## Task details
Scan the entries below and tally the lines that include "supply". Return nothing but the tally.

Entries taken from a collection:

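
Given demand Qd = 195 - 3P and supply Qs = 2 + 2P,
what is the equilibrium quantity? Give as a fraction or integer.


First find equilibrium price:
195 - 3P = 2 + 2P
P* = 193/5 = 193/5
Then substitute into demand:
Q* = 195 - 3 * 193/5 = 396/5

396/5


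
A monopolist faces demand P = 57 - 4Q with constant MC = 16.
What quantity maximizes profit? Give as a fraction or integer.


TR = P*Q = (57 - 4Q)Q = 57Q - 4Q^2
MR = dTR/dQ = 57 - 8Q
Set MR = MC:
57 - 8Q = 16
41 = 8Q
Q* = 41/8 = 41/8

41/8


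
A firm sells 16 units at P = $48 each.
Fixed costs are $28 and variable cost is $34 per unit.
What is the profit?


Total Revenue = P * Q = 48 * 16 = $768
Total Cost = FC + VC*Q = 28 + 34*16 = $572
Profit = TR - TC = 768 - 572 = $196

$196


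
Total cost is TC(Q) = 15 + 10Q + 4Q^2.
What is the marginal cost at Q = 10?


MC = dTC/dQ = 10 + 2*4*Q
At Q = 10:
MC = 10 + 8*10
MC = 10 + 80 = 90

90


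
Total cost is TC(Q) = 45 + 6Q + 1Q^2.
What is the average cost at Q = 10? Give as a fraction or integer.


TC(10) = 45 + 6*10 + 1*10^2
TC(10) = 45 + 60 + 100 = 205
AC = TC/Q = 205/10 = 41/2

41/2


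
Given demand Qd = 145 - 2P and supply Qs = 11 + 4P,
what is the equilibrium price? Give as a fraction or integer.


At equilibrium, Qd = Qs.
145 - 2P = 11 + 4P
145 - 11 = 2P + 4P
134 = 6P
P* = 134/6 = 67/3

67/3


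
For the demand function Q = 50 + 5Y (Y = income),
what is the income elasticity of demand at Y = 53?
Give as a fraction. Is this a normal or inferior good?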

## Exercise answer
2